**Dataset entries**
▬▬▬▬▬▬

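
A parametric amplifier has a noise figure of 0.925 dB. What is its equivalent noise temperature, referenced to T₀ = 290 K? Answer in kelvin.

68.8 K

F = 10^(0.925/10) = 1.23737
T_e = (F − 1)·T₀ = (1.23737 − 1) × 290 = 68.8 K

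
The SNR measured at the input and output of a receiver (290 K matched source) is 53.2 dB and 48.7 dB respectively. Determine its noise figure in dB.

NF (dB) = SNR_in(dB) − SNR_out(dB) when the source is at T₀
NF = 53.2 − 48.7 = 4.5 dB

4.5 dB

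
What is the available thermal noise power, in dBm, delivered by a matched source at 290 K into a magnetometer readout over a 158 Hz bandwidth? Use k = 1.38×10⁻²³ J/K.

−152.0 dBm

P_n = kTB = 1.38×10⁻²³ × 290 × 1.58×10² = 6.32×10⁻¹⁹ W
In dBm: 10 log₁₀(6.32×10⁻¹⁹ / 10⁻³) = −152.0 dBm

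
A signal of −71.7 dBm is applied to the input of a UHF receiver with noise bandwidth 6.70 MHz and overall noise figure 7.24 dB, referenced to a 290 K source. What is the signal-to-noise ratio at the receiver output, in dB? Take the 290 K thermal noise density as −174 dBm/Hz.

Noise floor: N = −174 + 10 log₁₀(B) + NF
10 log₁₀(6.70×10⁶) = 68.26 dB
N = −174 + 68.26 + 7.24 = −98.50 dBm
SNR = P_sig − N = −71.7 − (−98.50) = 26.80 dB → 26.8 dB

26.8 dB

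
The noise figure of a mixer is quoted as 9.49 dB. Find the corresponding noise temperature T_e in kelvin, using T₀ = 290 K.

2289 K

F = 10^(9.49/10) = 8.89201
T_e = (F − 1)·T₀ = (8.89201 − 1) × 290 = 2289 K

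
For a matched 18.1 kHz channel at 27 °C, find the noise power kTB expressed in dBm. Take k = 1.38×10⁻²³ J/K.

−131.3 dBm

T = 27 °C + 273.15 = 300.15 K
P_n = kTB = 1.38×10⁻²³ × 300.15 × 1.81×10⁴ = 7.50×10⁻¹⁷ W
In dBm: 10 log₁₀(7.50×10⁻¹⁷ / 10⁻³) = −131.3 dBm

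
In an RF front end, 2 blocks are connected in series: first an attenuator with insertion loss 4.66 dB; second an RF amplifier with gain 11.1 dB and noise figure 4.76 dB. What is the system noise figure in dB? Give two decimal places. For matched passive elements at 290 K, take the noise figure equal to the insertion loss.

9.42 dB

Convert to linear (a loss of L dB is a gain of −L dB): F_i = 10^(NF_i/10), G_i = 10^(G_i,dB/10)
  Stage 1: F_1 = 10^(4.66/10) = 2.924, G_1 = 10^(−4.66/10) = 0.3420
  Stage 2: F_2 = 10^(4.76/10) = 2.992, G_2 = 10^(11.1/10) = 12.88
Friis cascade:
  F = 2.924 + (2.992 − 1)/0.3420 = 8.750
NF = 10 log₁₀(8.750) = 9.42 dB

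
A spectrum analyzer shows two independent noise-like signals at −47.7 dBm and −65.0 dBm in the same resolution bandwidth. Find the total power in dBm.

Convert to linear, add, convert back:
P₁ = 1.70×10⁻⁸ W, P₂ = 3.16×10⁻¹⁰ W
P_tot = 1.73×10⁻⁸ W → 10 log₁₀(P_tot / 10⁻³) = −47.6 dBm

−47.6 dBm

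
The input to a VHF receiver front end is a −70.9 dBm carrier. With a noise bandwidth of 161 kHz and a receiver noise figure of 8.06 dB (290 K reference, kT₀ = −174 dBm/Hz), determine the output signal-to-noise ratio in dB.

Noise floor: N = −174 + 10 log₁₀(B) + NF
10 log₁₀(1.61×10⁵) = 52.07 dB
N = −174 + 52.07 + 8.06 = −113.87 dBm
SNR = P_sig − N = −70.9 − (−113.87) = 42.97 dB → 43.0 dB

43.0 dB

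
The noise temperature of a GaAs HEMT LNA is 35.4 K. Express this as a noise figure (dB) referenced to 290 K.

0.500 dB

F = 1 + T_e/T₀ = 1 + 35.4/290 = 1.12207
NF = 10 log₁₀(1.12207) = 0.500 dB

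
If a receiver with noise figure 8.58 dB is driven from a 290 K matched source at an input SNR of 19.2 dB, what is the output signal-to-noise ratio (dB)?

By definition F = SNR_in/SNR_out, so in dB: SNR_out = SNR_in − NF
SNR_out = 19.2 − 8.58 = 10.62 dB

10.62 dB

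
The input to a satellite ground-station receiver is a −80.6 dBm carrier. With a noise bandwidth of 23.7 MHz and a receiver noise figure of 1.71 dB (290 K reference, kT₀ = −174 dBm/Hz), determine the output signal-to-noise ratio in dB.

17.9 dB

Noise floor: N = −174 + 10 log₁₀(B) + NF
10 log₁₀(2.37×10⁷) = 73.75 dB
N = −174 + 73.75 + 1.71 = −98.54 dBm
SNR = P_sig − N = −80.6 − (−98.54) = 17.94 dB → 17.9 dB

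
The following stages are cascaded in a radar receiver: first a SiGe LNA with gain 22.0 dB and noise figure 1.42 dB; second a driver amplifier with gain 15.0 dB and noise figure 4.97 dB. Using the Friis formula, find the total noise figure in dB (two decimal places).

Convert to linear (a loss of L dB is a gain of −L dB): F_i = 10^(NF_i/10), G_i = 10^(G_i,dB/10)
  Stage 1: F_1 = 10^(1.42/10) = 1.387, G_1 = 10^(22.0/10) = 158.5
  Stage 2: F_2 = 10^(4.97/10) = 3.141, G_2 = 10^(15.0/10) = 31.62
Friis cascade:
  F = 1.387 + (3.141 − 1)/158.5 = 1.400
NF = 10 log₁₀(1.400) = 1.46 dB

1.46 dB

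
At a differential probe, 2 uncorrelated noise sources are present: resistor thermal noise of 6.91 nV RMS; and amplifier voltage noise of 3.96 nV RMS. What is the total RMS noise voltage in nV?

Uncorrelated sources add in power (mean-square): V_tot = √(ΣV_i²)
V_tot = √[(6.91×10⁻⁹)² + (3.96×10⁻⁹)²] = 7.96×10⁻⁹ V = 7.96 nV

7.96 nV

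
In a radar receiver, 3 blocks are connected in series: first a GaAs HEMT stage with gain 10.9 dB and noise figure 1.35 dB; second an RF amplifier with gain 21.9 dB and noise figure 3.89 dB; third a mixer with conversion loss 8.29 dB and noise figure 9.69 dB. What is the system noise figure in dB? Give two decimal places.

Convert to linear (a loss of L dB is a gain of −L dB): F_i = 10^(NF_i/10), G_i = 10^(G_i,dB/10)
  Stage 1: F_1 = 10^(1.35/10) = 1.365, G_1 = 10^(10.9/10) = 12.30
  Stage 2: F_2 = 10^(3.89/10) = 2.449, G_2 = 10^(21.9/10) = 154.9
  Stage 3: F_3 = 10^(9.69/10) = 9.311, G_3 = 10^(−8.29/10) = 0.1483
Friis cascade:
  F = 1.365 + (2.449 − 1)/12.30 + (9.311 − 1)/1905 = 1.487
NF = 10 log₁₀(1.487) = 1.72 dB

1.72 dB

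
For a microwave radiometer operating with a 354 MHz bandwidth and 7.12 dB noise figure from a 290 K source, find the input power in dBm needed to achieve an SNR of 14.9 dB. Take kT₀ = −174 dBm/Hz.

−66.5 dBm

Sensitivity = −174 + 10 log₁₀(B) + NF + SNR_min
= −174 + 85.49 + 7.12 + 14.9
= −66.49 dBm → −66.5 dBm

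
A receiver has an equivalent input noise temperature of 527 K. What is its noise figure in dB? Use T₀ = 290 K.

F = 1 + T_e/T₀ = 1 + 527/290 = 2.81724
NF = 10 log₁₀(2.81724) = 4.50 dB

4.50 dB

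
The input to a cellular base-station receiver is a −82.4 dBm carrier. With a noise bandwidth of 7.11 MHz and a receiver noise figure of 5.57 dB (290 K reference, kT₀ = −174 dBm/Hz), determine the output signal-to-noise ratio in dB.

Noise floor: N = −174 + 10 log₁₀(B) + NF
10 log₁₀(7.11×10⁶) = 68.52 dB
N = −174 + 68.52 + 5.57 = −99.91 dBm
SNR = P_sig − N = −82.4 − (−99.91) = 17.51 dB → 17.5 dB

17.5 dB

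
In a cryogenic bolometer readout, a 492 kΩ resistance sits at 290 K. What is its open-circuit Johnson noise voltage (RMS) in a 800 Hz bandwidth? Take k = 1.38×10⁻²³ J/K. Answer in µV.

V_n = √(4kTRB)
4kTRB = 4 × 1.38×10⁻²³ × 290 × 4.92×10⁵ × 8.00×10² = 6.30×10⁻¹² V²
V_n = √(6.30×10⁻¹²) = 2.51×10⁻⁶ V = 2.51 µV

2.51 µV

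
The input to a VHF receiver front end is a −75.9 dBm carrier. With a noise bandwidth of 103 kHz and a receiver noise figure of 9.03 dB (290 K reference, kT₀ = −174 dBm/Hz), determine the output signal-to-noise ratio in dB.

Noise floor: N = −174 + 10 log₁₀(B) + NF
10 log₁₀(1.03×10⁵) = 50.13 dB
N = −174 + 50.13 + 9.03 = −114.84 dBm
SNR = P_sig − N = −75.9 − (−114.84) = 38.94 dB → 38.9 dB

38.9 dB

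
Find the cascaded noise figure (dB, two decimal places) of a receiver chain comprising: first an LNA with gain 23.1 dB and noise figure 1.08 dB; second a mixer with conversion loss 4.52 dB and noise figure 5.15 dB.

1.12 dB

Convert to linear (a loss of L dB is a gain of −L dB): F_i = 10^(NF_i/10), G_i = 10^(G_i,dB/10)
  Stage 1: F_1 = 10^(1.08/10) = 1.282, G_1 = 10^(23.1/10) = 204.2
  Stage 2: F_2 = 10^(5.15/10) = 3.273, G_2 = 10^(−4.52/10) = 0.3532
Friis cascade:
  F = 1.282 + (3.273 − 1)/204.2 = 1.293
NF = 10 log₁₀(1.293) = 1.12 dB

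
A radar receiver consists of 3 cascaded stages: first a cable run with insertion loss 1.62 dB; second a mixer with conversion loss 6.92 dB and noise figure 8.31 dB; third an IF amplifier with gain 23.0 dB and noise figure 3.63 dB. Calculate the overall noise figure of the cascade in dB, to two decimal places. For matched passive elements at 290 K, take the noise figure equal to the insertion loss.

12.83 dB

Convert to linear (a loss of L dB is a gain of −L dB): F_i = 10^(NF_i/10), G_i = 10^(G_i,dB/10)
  Stage 1: F_1 = 10^(1.62/10) = 1.452, G_1 = 10^(−1.62/10) = 0.6887
  Stage 2: F_2 = 10^(8.31/10) = 6.776, G_2 = 10^(−6.92/10) = 0.2032
  Stage 3: F_3 = 10^(3.63/10) = 2.307, G_3 = 10^(23.0/10) = 199.5
Friis cascade:
  F = 1.452 + (6.776 − 1)/0.6887 + (2.307 − 1)/0.1400 = 19.18
NF = 10 log₁₀(19.18) = 12.83 dB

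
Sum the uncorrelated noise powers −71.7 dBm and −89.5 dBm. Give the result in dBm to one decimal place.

−71.6 dBm

Convert to linear, add, convert back:
P₁ = 6.76×10⁻¹¹ W, P₂ = 1.12×10⁻¹² W
P_tot = 6.87×10⁻¹¹ W → 10 log₁₀(P_tot / 10⁻³) = −71.6 dBm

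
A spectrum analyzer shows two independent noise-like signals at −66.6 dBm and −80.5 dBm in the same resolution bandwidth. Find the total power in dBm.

Convert to linear, add, convert back:
P₁ = 2.19×10⁻¹⁰ W, P₂ = 8.91×10⁻¹² W
P_tot = 2.28×10⁻¹⁰ W → 10 log₁₀(P_tot / 10⁻³) = −66.4 dBm

−66.4 dBm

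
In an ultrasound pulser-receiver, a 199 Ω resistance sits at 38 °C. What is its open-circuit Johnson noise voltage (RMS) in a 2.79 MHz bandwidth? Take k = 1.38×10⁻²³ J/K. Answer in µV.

T = 38 °C + 273.15 = 311.15 K
V_n = √(4kTRB)
4kTRB = 4 × 1.38×10⁻²³ × 311.15 × 1.99×10² × 2.79×10⁶ = 9.54×10⁻¹² V²
V_n = √(9.54×10⁻¹²) = 3.09×10⁻⁶ V = 3.09 µV

3.09 µV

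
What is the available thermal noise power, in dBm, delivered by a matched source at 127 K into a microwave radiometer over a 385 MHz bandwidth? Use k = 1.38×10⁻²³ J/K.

P_n = kTB = 1.38×10⁻²³ × 127 × 3.85×10⁸ = 6.75×10⁻¹³ W
In dBm: 10 log₁₀(6.75×10⁻¹³ / 10⁻³) = −91.7 dBm

−91.7 dBm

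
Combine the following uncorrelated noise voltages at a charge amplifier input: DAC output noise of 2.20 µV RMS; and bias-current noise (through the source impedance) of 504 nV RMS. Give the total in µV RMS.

2.26 µV

Uncorrelated sources add in power (mean-square): V_tot = √(ΣV_i²)
V_tot = √[(2.20×10⁻⁶)² + (5.04×10⁻⁷)²] = 2.26×10⁻⁶ V = 2.26 µV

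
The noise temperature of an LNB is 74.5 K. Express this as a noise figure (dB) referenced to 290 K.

F = 1 + T_e/T₀ = 1 + 74.5/290 = 1.2569
NF = 10 log₁₀(1.2569) = 0.993 dB

0.993 dB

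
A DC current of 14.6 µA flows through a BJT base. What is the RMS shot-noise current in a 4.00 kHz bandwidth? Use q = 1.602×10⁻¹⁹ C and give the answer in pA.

I_n = √(2qI·B)
2qI·B = 2 × 1.602×10⁻¹⁹ × 1.46×10⁻⁵ × 4.00×10³ = 1.87×10⁻²⁰ A²
I_n = √(1.87×10⁻²⁰) = 1.37×10⁻¹⁰ A = 137 pA

137 pA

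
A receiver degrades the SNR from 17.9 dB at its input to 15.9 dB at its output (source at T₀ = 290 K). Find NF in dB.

NF (dB) = SNR_in(dB) − SNR_out(dB) when the source is at T₀
NF = 17.9 − 15.9 = 2.0 dB

2.0 dB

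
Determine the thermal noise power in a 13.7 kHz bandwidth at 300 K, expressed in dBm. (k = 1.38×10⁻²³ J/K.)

P_n = kTB = 1.38×10⁻²³ × 300 × 1.37×10⁴ = 5.67×10⁻¹⁷ W
In dBm: 10 log₁₀(5.67×10⁻¹⁷ / 10⁻³) = −132.5 dBm

−132.5 dBm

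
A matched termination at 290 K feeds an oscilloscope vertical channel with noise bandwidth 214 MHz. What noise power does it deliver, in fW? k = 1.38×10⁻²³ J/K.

856 fW

P_n = kTB = 1.38×10⁻²³ × 290 × 2.14×10⁸ = 8.56×10⁻¹³ W = 856 fW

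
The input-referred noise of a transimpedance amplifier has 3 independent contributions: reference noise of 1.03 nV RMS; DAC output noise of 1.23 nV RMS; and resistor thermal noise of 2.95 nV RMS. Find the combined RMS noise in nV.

3.36 nV

Uncorrelated sources add in power (mean-square): V_tot = √(ΣV_i²)
V_tot = √[(1.03×10⁻⁹)² + (1.23×10⁻⁹)² + (2.95×10⁻⁹)²] = 3.36×10⁻⁹ V = 3.36 nV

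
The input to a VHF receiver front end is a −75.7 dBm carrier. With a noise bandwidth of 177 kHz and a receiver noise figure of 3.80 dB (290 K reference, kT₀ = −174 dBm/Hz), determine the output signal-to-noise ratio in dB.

42.0 dB

Noise floor: N = −174 + 10 log₁₀(B) + NF
10 log₁₀(1.77×10⁵) = 52.48 dB
N = −174 + 52.48 + 3.80 = −117.72 dBm
SNR = P_sig − N = −75.7 − (−117.72) = 42.02 dB → 42.0 dB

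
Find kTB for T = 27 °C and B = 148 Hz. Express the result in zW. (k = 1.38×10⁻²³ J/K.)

T = 27 °C + 273.15 = 300.15 K
P_n = kTB = 1.38×10⁻²³ × 300.15 × 1.48×10² = 6.13×10⁻¹⁹ W = 613 zW

613 zW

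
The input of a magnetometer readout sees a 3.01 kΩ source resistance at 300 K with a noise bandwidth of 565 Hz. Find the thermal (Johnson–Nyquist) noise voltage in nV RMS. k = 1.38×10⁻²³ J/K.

V_n = √(4kTRB)
4kTRB = 4 × 1.38×10⁻²³ × 300 × 3.01×10³ × 5.65×10² = 2.82×10⁻¹⁴ V²
V_n = √(2.82×10⁻¹⁴) = 1.68×10⁻⁷ V = 168 nV

168 nV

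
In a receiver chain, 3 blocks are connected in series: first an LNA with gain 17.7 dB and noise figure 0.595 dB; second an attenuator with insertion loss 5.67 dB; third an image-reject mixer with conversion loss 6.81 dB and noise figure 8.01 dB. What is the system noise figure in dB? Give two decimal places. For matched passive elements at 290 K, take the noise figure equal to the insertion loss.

Convert to linear (a loss of L dB is a gain of −L dB): F_i = 10^(NF_i/10), G_i = 10^(G_i,dB/10)
  Stage 1: F_1 = 10^(0.595/10) = 1.147, G_1 = 10^(17.7/10) = 58.88
  Stage 2: F_2 = 10^(5.67/10) = 3.690, G_2 = 10^(−5.67/10) = 0.2710
  Stage 3: F_3 = 10^(8.01/10) = 6.324, G_3 = 10^(−6.81/10) = 0.2084
Friis cascade:
  F = 1.147 + (3.690 − 1)/58.88 + (6.324 − 1)/15.96 = 1.526
NF = 10 log₁₀(1.526) = 1.84 dB

1.84 dB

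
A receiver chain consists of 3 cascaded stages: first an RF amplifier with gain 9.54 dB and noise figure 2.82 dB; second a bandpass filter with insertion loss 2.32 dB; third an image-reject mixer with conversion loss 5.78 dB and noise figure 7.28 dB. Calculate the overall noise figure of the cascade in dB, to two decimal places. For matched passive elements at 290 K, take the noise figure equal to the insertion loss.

Convert to linear (a loss of L dB is a gain of −L dB): F_i = 10^(NF_i/10), G_i = 10^(G_i,dB/10)
  Stage 1: F_1 = 10^(2.82/10) = 1.914, G_1 = 10^(9.54/10) = 8.995
  Stage 2: F_2 = 10^(2.32/10) = 1.706, G_2 = 10^(−2.32/10) = 0.5861
  Stage 3: F_3 = 10^(7.28/10) = 5.346, G_3 = 10^(−5.78/10) = 0.2642
Friis cascade:
  F = 1.914 + (1.706 − 1)/8.995 + (5.346 − 1)/5.272 = 2.817
NF = 10 log₁₀(2.817) = 4.50 dB

4.50 dB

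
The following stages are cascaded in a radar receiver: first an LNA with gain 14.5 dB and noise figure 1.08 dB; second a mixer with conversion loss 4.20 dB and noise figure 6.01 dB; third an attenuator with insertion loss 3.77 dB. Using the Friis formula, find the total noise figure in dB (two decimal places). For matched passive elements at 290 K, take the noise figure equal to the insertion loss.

1.81 dB

Convert to linear (a loss of L dB is a gain of −L dB): F_i = 10^(NF_i/10), G_i = 10^(G_i,dB/10)
  Stage 1: F_1 = 10^(1.08/10) = 1.282, G_1 = 10^(14.5/10) = 28.18
  Stage 2: F_2 = 10^(6.01/10) = 3.990, G_2 = 10^(−4.20/10) = 0.3802
  Stage 3: F_3 = 10^(3.77/10) = 2.382, G_3 = 10^(−3.77/10) = 0.4198
Friis cascade:
  F = 1.282 + (3.990 − 1)/28.18 + (2.382 − 1)/10.72 = 1.517
NF = 10 log₁₀(1.517) = 1.81 dB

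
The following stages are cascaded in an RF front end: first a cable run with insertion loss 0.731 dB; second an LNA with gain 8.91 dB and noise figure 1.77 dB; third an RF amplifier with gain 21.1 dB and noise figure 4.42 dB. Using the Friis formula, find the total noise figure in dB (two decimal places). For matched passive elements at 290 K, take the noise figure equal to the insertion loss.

3.11 dB

Convert to linear (a loss of L dB is a gain of −L dB): F_i = 10^(NF_i/10), G_i = 10^(G_i,dB/10)
  Stage 1: F_1 = 10^(0.731/10) = 1.183, G_1 = 10^(−0.731/10) = 0.8451
  Stage 2: F_2 = 10^(1.77/10) = 1.503, G_2 = 10^(8.91/10) = 7.780
  Stage 3: F_3 = 10^(4.42/10) = 2.767, G_3 = 10^(21.1/10) = 128.8
Friis cascade:
  F = 1.183 + (1.503 − 1)/0.8451 + (2.767 − 1)/6.575 = 2.047
NF = 10 log₁₀(2.047) = 3.11 dB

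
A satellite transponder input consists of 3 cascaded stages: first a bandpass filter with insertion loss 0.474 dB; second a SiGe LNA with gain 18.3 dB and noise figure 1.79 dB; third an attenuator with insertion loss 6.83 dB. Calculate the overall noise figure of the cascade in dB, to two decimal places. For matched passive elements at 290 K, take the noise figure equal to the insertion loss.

2.42 dB

Convert to linear (a loss of L dB is a gain of −L dB): F_i = 10^(NF_i/10), G_i = 10^(G_i,dB/10)
  Stage 1: F_1 = 10^(0.474/10) = 1.115, G_1 = 10^(−0.474/10) = 0.8966
  Stage 2: F_2 = 10^(1.79/10) = 1.510, G_2 = 10^(18.3/10) = 67.61
  Stage 3: F_3 = 10^(6.83/10) = 4.819, G_3 = 10^(−6.83/10) = 0.2075
Friis cascade:
  F = 1.115 + (1.510 − 1)/0.8966 + (4.819 − 1)/60.62 = 1.747
NF = 10 log₁₀(1.747) = 2.42 dB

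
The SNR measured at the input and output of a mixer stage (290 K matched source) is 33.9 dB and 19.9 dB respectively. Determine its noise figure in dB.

14.0 dB

NF (dB) = SNR_in(dB) − SNR_out(dB) when the source is at T₀
NF = 33.9 − 19.9 = 14.0 dB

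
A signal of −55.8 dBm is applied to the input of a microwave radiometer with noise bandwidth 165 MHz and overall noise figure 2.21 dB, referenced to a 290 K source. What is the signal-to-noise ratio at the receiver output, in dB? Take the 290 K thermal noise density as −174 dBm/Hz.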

▬▬▬▬▬▬

**BRIEF**
Starting with the line that contains "The SNR measured at the input and output of a mixer", restate every line through the end of the records above, exactly and with no other lines.

**WRITTEN SOLUTION**
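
The SNR measured at the input and output of a mixer stage (290 K matched source) is 33.9 dB and 19.9 dB respectively. Determine its noise figure in dB.

14.0 dB

NF (dB) = SNR_in(dB) − SNR_out(dB) when the source is at T₀
NF = 33.9 − 19.9 = 14.0 dB

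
A signal of −55.8 dBm is applied to the input of a microwave radiometer with noise bandwidth 165 MHz and overall noise figure 2.21 dB, referenced to a 290 K source. What is the signal-to-noise ratio at the receiver output, in dB? Take the 290 K thermal noise density as −174 dBm/Hz.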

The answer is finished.